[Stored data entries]
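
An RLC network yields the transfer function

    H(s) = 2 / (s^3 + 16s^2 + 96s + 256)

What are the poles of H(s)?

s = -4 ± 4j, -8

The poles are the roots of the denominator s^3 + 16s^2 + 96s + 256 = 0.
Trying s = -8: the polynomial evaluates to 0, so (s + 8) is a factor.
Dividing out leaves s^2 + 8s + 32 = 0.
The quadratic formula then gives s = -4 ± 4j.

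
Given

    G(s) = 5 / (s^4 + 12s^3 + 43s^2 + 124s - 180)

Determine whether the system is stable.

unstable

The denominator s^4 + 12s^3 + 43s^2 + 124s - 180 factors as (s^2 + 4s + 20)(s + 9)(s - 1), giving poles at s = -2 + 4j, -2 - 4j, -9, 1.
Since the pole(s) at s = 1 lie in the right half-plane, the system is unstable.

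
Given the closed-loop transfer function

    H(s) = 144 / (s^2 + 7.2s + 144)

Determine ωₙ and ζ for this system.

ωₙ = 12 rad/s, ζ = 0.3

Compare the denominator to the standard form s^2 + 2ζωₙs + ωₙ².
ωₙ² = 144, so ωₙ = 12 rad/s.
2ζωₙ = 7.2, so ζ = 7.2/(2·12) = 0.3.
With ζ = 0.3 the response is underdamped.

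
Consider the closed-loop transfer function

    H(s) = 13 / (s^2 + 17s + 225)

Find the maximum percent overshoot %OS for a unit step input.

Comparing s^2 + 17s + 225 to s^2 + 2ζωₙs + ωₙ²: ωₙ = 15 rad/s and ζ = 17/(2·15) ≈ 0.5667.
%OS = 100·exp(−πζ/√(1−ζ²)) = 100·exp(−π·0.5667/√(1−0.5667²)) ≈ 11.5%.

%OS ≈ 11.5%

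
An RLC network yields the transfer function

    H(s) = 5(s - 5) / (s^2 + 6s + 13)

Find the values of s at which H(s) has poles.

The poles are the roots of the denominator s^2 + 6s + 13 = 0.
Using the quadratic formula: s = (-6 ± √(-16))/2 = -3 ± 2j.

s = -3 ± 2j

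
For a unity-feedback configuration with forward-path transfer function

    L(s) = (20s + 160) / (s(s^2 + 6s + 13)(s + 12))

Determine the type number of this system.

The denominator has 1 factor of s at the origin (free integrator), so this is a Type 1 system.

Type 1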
---
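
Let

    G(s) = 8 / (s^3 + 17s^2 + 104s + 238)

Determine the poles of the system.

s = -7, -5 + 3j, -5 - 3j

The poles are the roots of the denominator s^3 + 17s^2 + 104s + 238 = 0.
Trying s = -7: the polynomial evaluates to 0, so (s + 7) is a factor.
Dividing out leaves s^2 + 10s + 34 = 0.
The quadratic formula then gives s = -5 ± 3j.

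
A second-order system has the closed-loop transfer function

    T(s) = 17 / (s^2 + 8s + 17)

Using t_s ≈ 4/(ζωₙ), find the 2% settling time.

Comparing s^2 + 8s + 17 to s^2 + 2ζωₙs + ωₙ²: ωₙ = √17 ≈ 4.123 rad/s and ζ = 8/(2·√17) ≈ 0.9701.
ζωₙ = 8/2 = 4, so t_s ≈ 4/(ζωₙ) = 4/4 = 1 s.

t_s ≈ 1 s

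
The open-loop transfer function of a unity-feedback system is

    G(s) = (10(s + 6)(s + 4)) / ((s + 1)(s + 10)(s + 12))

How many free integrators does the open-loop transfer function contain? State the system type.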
==
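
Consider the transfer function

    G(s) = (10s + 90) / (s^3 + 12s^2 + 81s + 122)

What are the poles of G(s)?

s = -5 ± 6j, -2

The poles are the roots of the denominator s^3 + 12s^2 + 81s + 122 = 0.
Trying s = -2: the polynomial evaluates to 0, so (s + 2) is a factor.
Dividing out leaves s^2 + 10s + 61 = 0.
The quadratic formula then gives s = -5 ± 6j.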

WORK TO COMPLETE
Could you transcribe the entries above word for word, from the line with "Consider the closed-loop transfer function" down to the line with "H(s) = 5(s - 5) / (s^2 + 6s + 13)", keeping both?

COMPLETED EXERCISE
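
Consider the closed-loop transfer function

    H(s) = 13 / (s^2 + 17s + 225)

Find the maximum percent overshoot %OS for a unit step input.

Comparing s^2 + 17s + 225 to s^2 + 2ζωₙs + ωₙ²: ωₙ = 15 rad/s and ζ = 17/(2·15) ≈ 0.5667.
%OS = 100·exp(−πζ/√(1−ζ²)) = 100·exp(−π·0.5667/√(1−0.5667²)) ≈ 11.5%.

%OS ≈ 11.5%

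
An RLC network yields the transfer function

    H(s) = 5(s - 5) / (s^2 + 6s + 13)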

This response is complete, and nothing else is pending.